Record excerpts:
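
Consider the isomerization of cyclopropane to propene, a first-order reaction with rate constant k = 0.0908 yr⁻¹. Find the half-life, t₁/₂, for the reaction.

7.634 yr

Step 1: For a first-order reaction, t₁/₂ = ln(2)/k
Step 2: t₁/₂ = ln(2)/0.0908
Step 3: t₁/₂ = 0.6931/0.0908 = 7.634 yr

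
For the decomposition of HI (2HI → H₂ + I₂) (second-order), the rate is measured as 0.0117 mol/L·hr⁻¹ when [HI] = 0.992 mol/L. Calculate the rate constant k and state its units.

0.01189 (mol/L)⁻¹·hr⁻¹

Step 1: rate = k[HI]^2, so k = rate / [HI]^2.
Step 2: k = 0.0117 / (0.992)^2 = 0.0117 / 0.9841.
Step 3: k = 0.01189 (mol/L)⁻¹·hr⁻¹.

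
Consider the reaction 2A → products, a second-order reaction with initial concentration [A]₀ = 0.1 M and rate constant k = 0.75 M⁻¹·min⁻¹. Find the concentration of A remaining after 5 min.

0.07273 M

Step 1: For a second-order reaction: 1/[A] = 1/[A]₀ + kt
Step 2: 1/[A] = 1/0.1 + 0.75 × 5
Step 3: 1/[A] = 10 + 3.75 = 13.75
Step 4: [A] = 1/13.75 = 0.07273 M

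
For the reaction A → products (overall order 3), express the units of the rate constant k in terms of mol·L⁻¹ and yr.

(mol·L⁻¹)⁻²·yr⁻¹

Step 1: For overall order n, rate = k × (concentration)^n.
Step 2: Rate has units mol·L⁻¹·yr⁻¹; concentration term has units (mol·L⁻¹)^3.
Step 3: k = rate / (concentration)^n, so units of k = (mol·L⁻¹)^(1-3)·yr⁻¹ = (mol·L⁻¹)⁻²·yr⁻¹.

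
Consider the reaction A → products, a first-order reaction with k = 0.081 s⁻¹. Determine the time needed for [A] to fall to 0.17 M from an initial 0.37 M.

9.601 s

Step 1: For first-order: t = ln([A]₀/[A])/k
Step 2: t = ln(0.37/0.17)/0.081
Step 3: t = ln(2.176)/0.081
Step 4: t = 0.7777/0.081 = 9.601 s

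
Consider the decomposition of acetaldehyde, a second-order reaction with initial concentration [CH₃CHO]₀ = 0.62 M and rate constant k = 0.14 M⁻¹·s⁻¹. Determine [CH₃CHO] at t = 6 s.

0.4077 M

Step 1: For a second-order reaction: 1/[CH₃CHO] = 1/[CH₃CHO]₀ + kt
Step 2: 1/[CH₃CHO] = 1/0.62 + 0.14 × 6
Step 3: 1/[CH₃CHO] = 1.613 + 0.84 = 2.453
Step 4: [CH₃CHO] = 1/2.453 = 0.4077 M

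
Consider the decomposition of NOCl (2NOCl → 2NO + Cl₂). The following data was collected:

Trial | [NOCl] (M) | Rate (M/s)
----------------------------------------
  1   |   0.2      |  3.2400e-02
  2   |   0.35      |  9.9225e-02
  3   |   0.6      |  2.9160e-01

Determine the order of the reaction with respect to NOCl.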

==

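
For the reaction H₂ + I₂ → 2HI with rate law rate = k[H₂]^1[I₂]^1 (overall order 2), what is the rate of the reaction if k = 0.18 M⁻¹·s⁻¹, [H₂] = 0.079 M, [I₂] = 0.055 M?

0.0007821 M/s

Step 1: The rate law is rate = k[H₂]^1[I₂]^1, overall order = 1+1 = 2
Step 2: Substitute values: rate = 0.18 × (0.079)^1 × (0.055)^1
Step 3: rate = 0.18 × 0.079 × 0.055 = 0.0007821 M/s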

==

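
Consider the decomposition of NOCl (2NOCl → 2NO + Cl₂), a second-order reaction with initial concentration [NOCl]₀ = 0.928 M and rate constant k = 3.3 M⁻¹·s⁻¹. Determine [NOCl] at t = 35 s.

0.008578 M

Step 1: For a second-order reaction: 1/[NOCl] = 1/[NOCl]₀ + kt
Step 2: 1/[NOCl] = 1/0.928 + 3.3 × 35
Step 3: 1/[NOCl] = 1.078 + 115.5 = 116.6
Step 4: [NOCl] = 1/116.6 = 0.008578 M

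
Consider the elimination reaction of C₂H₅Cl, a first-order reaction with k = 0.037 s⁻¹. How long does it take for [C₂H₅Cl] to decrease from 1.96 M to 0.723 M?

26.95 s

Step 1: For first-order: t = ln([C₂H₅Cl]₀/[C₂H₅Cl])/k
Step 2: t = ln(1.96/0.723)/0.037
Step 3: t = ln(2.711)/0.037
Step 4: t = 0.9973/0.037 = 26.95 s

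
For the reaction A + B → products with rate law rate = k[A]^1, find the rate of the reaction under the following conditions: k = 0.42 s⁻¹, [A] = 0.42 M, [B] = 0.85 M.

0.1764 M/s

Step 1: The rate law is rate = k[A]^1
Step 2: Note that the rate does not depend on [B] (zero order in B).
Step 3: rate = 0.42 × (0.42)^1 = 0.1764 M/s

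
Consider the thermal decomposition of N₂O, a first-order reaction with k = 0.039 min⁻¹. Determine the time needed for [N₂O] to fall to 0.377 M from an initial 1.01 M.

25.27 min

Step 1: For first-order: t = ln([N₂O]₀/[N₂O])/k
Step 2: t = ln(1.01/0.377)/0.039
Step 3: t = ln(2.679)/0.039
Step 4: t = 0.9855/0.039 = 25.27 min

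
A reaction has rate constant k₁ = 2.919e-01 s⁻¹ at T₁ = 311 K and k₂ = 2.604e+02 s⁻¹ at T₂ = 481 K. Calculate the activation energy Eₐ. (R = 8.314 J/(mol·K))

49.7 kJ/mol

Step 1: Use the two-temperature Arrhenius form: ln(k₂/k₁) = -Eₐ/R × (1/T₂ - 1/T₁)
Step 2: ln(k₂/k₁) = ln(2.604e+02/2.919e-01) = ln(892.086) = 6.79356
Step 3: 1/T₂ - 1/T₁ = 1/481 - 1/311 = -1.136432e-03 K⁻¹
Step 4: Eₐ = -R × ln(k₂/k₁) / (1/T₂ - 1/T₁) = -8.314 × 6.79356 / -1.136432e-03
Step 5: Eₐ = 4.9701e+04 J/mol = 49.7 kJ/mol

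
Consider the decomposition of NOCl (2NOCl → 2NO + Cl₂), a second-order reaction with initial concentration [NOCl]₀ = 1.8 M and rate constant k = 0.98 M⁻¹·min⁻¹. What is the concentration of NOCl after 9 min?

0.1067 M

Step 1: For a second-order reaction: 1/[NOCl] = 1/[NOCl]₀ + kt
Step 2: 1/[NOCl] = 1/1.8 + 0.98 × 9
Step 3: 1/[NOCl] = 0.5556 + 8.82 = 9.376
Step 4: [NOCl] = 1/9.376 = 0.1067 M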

Exercise aim:
Using the data above, repeat exactly the lines that begin at the line with "Consider the decomposition of acetaldehyde, a" and end at the line with "Trial | [NOCl] (M) | Rate (M/s)", both ends included.

Answer area:
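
Consider the decomposition of acetaldehyde, a second-order reaction with initial concentration [CH₃CHO]₀ = 0.62 M and rate constant k = 0.14 M⁻¹·s⁻¹. Determine [CH₃CHO] at t = 6 s.

0.4077 M

Step 1: For a second-order reaction: 1/[CH₃CHO] = 1/[CH₃CHO]₀ + kt
Step 2: 1/[CH₃CHO] = 1/0.62 + 0.14 × 6
Step 3: 1/[CH₃CHO] = 1.613 + 0.84 = 2.453
Step 4: [CH₃CHO] = 1/2.453 = 0.4077 M

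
Consider the decomposition of NOCl (2NOCl → 2NO + Cl₂). The following data was collected:

Trial | [NOCl] (M) | Rate (M/s)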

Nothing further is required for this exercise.